• [BRIEF]:
Could you quote, exactly as they stand, the lines running from the one with "A T-section consists" to the final line of the material?

(RECORDS TO PROCESS Opens)

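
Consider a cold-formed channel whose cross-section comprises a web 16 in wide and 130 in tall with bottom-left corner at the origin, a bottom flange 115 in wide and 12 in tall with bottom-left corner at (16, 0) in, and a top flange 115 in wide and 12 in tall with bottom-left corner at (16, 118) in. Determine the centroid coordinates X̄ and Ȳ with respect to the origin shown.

X̄ = 45.35 in, Ȳ = 65.00 in

Part | A | x̄ᵢ | ȳᵢ | A·x̄ᵢ | A·ȳᵢ
web | 2080.00 | 8.00 | 65.00 | 16640.00 | 135200.00
bottom flange | 1380.00 | 73.50 | 6.00 | 101430.00 | 8280.00
top flange | 1380.00 | 73.50 | 124.00 | 101430.00 | 171120.00
Σ | 4840.00 |  |  | 219500.00 | 314600.00
X̄ = 219500.00 / 4840.00 = 45.35 in
Ȳ = 314600.00 / 4840.00 = 65.00 in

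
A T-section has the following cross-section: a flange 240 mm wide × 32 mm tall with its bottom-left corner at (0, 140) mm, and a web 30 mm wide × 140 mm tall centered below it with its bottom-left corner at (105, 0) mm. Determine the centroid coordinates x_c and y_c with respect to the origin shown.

x_c = 120.00 mm, y_c = 125.60 mm

web: A = 30 × 140 = 4200.00, centroid at (120.00, 70.00).
flange: A = 240 × 32 = 7680.00, centroid at (120.00, 156.00).
ΣA = 11880.00 mm², ΣAx_c = 1425600.00 mm³, ΣAy_c = 1492080.00 mm³.
x_c = 1425600.00/11880.00 = 120.00 mm; y_c = 1492080.00/11880.00 = 125.60 mm.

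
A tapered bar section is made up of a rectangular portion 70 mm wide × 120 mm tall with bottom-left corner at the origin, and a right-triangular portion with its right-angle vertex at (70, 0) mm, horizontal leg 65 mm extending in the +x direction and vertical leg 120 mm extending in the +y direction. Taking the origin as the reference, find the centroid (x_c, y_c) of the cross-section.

x_c = 52.97 mm, y_c = 53.66 mm

rectangular portion: A = 70 × 120 = 8400.00, centroid at (35.00, 60.00).
triangular portion: A = ½·65·120 = 3900.00, centroid at (91.67, 40.00).
ΣA = 12300.00 mm²
ΣAx_c = (8400.00)(35.00) + (3900.00)(91.67) = 651500.00 mm³
ΣAy_c = (8400.00)(60.00) + (3900.00)(40.00) = 660000.00 mm³
x_c = 651500.00 / 12300.00 = 52.97 mm
y_c = 660000.00 / 12300.00 = 53.66 mm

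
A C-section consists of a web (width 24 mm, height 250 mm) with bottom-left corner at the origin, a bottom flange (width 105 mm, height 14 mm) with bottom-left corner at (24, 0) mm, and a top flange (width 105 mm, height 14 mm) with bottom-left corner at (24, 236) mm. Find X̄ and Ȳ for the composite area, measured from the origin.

X̄ = 33.21 mm, Ȳ = 125.00 mm

web: A = 24 × 250 = 6000.00, centroid at (12.00, 125.00).
bottom flange: A = 105 × 14 = 1470.00, centroid at (76.50, 7.00).
top flange: A = 105 × 14 = 1470.00, centroid at (76.50, 243.00).
ΣA = 8940.00 mm²
ΣAX̄ = (6000.00)(12.00) + (1470.00)(76.50) + (1470.00)(76.50) = 296910.00 mm³
ΣAȲ = (6000.00)(125.00) + (1470.00)(7.00) + (1470.00)(243.00) = 1117500.00 mm³
X̄ = 296910.00 / 8940.00 = 33.21 mm
Ȳ = 1117500.00 / 8940.00 = 125.00 mm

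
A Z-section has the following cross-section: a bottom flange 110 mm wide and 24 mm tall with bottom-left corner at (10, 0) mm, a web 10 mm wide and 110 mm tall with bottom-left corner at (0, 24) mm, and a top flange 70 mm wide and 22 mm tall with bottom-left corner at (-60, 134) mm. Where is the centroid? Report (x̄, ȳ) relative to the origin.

x̄ = 26.25 mm, ȳ = 64.75 mm

bottom flange: A = 110 × 24 = 2640.00, centroid at (65.00, 12.00).
web: A = 10 × 110 = 1100.00, centroid at (5.00, 79.00).
top flange: A = 70 × 22 = 1540.00, centroid at (-25.00, 145.00).
ΣA = 5280.00 mm², ΣAx̄ = 138600.00 mm³, ΣAȳ = 341880.00 mm³.
x̄ = 138600.00/5280.00 = 26.25 mm; ȳ = 341880.00/5280.00 = 64.75 mm.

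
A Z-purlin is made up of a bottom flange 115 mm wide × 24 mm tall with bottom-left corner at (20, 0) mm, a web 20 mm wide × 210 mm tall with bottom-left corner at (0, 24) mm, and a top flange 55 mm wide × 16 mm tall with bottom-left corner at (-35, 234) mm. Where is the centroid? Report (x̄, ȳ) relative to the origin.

x̄ = 31.80 mm, ȳ = 100.49 mm

bottom flange: A = 115 × 24 = 2760.00, centroid at (77.50, 12.00).
web: A = 20 × 210 = 4200.00, centroid at (10.00, 129.00).
top flange: A = 55 × 16 = 880.00, centroid at (-7.50, 242.00).
ΣA = 7840.00 mm²
ΣAx̄ = (2760.00)(77.50) + (4200.00)(10.00) + (880.00)(-7.50) = 249300.00 mm³
ΣAȳ = (2760.00)(12.00) + (4200.00)(129.00) + (880.00)(242.00) = 787880.00 mm³
x̄ = 249300.00 / 7840.00 = 31.80 mm
ȳ = 787880.00 / 7840.00 = 100.49 mm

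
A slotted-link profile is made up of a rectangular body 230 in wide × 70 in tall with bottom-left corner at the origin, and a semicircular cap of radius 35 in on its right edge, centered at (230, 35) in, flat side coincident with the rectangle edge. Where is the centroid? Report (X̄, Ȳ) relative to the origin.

rectangular body: A = 230 × 70 = 16100.00, centroid at (115.00, 35.00).
semicircular end: A = ½π·35² = 1924.23, centroid at (244.85, 35.00).
ΣA = 18024.23 in²
ΣAX̄ = (16100.00)(115.00) + (1924.23)(244.85) = 2322655.20 in³
ΣAȲ = (16100.00)(35.00) + (1924.23)(35.00) = 630847.89 in³
X̄ = 2322655.20 / 18024.23 = 128.86 in
Ȳ = 630847.89 / 18024.23 = 35.00 in

X̄ = 128.86 in, Ȳ = 35.00 in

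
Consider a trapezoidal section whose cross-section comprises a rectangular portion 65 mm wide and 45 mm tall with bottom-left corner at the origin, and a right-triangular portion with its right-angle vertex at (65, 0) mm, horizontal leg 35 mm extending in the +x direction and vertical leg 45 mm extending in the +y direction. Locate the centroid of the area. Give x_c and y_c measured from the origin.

x_c = 41.87 mm, y_c = 20.91 mm

rectangular portion: A = 65 × 45 = 2925.00, centroid at (32.50, 22.50).
triangular portion: A = ½·35·45 = 787.50, centroid at (76.67, 15.00).
ΣA = 3712.50 mm²
ΣAx_c = (2925.00)(32.50) + (787.50)(76.67) = 155437.50 mm³
ΣAy_c = (2925.00)(22.50) + (787.50)(15.00) = 77625.00 mm³
x_c = 155437.50 / 3712.50 = 41.87 mm
y_c = 77625.00 / 3712.50 = 20.91 mm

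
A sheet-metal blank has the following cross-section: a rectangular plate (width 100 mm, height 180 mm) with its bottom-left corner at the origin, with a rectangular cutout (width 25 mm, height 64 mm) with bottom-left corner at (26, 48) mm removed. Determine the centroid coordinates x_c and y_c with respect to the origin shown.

plate: A = 100 × 180 = 18000.00, centroid at (50.00, 90.00).
hole: A = −(25 × 64) = -1600.00, centroid at (38.50, 80.00).
ΣA = 16400.00 mm²
ΣAx_c = (18000.00)(50.00) + (-1600.00)(38.50) = 838400.00 mm³
ΣAy_c = (18000.00)(90.00) + (-1600.00)(80.00) = 1492000.00 mm³
x_c = 838400.00 / 16400.00 = 51.12 mm
y_c = 1492000.00 / 16400.00 = 90.98 mm

x_c = 51.12 mm, y_c = 90.98 mm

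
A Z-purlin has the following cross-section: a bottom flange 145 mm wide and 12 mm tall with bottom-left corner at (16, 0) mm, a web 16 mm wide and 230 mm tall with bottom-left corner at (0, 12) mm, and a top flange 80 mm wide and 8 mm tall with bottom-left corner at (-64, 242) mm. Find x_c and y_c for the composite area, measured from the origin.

bottom flange: A = 145 × 12 = 1740.00, centroid at (88.50, 6.00).
web: A = 16 × 230 = 3680.00, centroid at (8.00, 127.00).
top flange: A = 80 × 8 = 640.00, centroid at (-24.00, 246.00).
ΣA = 6060.00 mm²
ΣAx_c = (1740.00)(88.50) + (3680.00)(8.00) + (640.00)(-24.00) = 168070.00 mm³
ΣAy_c = (1740.00)(6.00) + (3680.00)(127.00) + (640.00)(246.00) = 635240.00 mm³
x_c = 168070.00 / 6060.00 = 27.73 mm
y_c = 635240.00 / 6060.00 = 104.83 mm

x_c = 27.73 mm, y_c = 104.83 mm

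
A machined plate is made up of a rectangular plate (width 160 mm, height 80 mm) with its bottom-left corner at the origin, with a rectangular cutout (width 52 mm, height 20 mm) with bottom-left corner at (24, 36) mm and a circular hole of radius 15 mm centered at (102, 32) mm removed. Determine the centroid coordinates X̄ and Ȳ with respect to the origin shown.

X̄ = 81.42 mm, Ȳ = 39.95 mm

Part | A | x̄ᵢ | ȳᵢ | A·x̄ᵢ | A·ȳᵢ
plate | 12800.00 | 80.00 | 40.00 | 1024000.00 | 512000.00
hole 1 | -1040.00 | 50.00 | 46.00 | -52000.00 | -47840.00
hole 2 | -706.86 | 102.00 | 32.00 | -72099.55 | -22619.47
Σ | 11053.14 |  |  | 899900.45 | 441540.53
X̄ = 899900.45 / 11053.14 = 81.42 mm
Ȳ = 441540.53 / 11053.14 = 39.95 mm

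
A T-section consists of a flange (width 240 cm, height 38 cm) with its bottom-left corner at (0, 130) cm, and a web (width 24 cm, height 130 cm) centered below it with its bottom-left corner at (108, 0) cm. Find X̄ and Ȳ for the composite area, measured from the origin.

X̄ = 120.00 cm, Ȳ = 127.59 cm

Part | A | x̄ᵢ | ȳᵢ | A·x̄ᵢ | A·ȳᵢ
web | 3120.00 | 120.00 | 65.00 | 374400.00 | 202800.00
flange | 9120.00 | 120.00 | 149.00 | 1094400.00 | 1358880.00
Σ | 12240.00 |  |  | 1468800.00 | 1561680.00
X̄ = 1468800.00 / 12240.00 = 120.00 cm
Ȳ = 1561680.00 / 12240.00 = 127.59 cm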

(RECORDS TO PROCESS Closes)

• [RESULT OF THE TASK]:
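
A T-section consists of a flange (width 240 cm, height 38 cm) with its bottom-left corner at (0, 130) cm, and a web (width 24 cm, height 130 cm) centered below it with its bottom-left corner at (108, 0) cm. Find X̄ and Ȳ for the composite area, measured from the origin.

X̄ = 120.00 cm, Ȳ = 127.59 cm

Part | A | x̄ᵢ | ȳᵢ | A·x̄ᵢ | A·ȳᵢ
web | 3120.00 | 120.00 | 65.00 | 374400.00 | 202800.00
flange | 9120.00 | 120.00 | 149.00 | 1094400.00 | 1358880.00
Σ | 12240.00 |  |  | 1468800.00 | 1561680.00
X̄ = 1468800.00 / 12240.00 = 120.00 cm
Ȳ = 1561680.00 / 12240.00 = 127.59 cm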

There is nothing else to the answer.